● TASK INPUTS:
----

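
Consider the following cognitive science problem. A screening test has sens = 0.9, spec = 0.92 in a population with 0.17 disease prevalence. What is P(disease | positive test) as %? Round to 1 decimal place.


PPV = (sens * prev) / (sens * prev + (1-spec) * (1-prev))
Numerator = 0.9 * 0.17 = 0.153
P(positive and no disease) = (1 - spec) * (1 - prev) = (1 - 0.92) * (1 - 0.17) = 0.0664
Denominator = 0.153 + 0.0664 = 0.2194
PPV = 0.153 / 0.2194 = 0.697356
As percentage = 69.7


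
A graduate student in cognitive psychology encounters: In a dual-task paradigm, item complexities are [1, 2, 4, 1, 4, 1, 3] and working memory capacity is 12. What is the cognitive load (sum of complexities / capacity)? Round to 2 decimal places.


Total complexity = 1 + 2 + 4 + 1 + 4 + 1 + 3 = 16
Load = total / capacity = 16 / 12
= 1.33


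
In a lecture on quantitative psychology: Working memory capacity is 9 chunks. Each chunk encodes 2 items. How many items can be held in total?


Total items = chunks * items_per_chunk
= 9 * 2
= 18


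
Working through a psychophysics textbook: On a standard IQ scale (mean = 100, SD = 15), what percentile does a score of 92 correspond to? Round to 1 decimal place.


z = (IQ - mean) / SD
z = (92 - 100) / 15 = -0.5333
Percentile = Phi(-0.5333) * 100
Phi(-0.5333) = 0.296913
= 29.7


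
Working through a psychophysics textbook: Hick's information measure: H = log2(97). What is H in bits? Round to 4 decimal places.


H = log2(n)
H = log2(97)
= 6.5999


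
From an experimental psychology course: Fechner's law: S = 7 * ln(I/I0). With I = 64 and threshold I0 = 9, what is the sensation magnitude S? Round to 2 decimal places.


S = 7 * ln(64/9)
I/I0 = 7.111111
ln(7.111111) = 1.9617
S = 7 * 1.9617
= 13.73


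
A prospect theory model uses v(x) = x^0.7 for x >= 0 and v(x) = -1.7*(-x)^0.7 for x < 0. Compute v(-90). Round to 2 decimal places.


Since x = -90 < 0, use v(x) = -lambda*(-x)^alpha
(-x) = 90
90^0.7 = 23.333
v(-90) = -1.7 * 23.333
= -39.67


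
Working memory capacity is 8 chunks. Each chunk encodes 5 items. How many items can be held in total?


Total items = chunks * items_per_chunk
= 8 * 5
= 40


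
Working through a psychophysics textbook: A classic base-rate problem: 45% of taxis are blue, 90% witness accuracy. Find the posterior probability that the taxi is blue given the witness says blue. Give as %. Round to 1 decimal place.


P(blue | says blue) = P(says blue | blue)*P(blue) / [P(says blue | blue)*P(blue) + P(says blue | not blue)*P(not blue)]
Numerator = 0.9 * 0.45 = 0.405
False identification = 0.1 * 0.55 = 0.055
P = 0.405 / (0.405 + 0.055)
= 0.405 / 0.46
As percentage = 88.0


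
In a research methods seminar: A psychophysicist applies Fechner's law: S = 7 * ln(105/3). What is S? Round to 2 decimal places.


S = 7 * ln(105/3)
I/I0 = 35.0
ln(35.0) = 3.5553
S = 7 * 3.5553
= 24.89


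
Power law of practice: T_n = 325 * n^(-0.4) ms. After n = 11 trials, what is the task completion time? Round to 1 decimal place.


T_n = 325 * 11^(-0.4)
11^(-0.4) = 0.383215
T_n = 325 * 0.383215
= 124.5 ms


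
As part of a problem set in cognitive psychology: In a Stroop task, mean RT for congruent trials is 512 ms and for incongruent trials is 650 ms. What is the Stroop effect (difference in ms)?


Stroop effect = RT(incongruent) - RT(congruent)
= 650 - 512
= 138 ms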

----

What needs duplicating is the run of lines from the one containing "As part of a" through the last line of the entries above, exact and complete.

● THE COMPLETED TASK:
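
As part of a problem set in cognitive psychology: In a Stroop task, mean RT for congruent trials is 512 ms and for incongruent trials is 650 ms. What is the Stroop effect (difference in ms)?


Stroop effect = RT(incongruent) - RT(congruent)
= 650 - 512
= 138 ms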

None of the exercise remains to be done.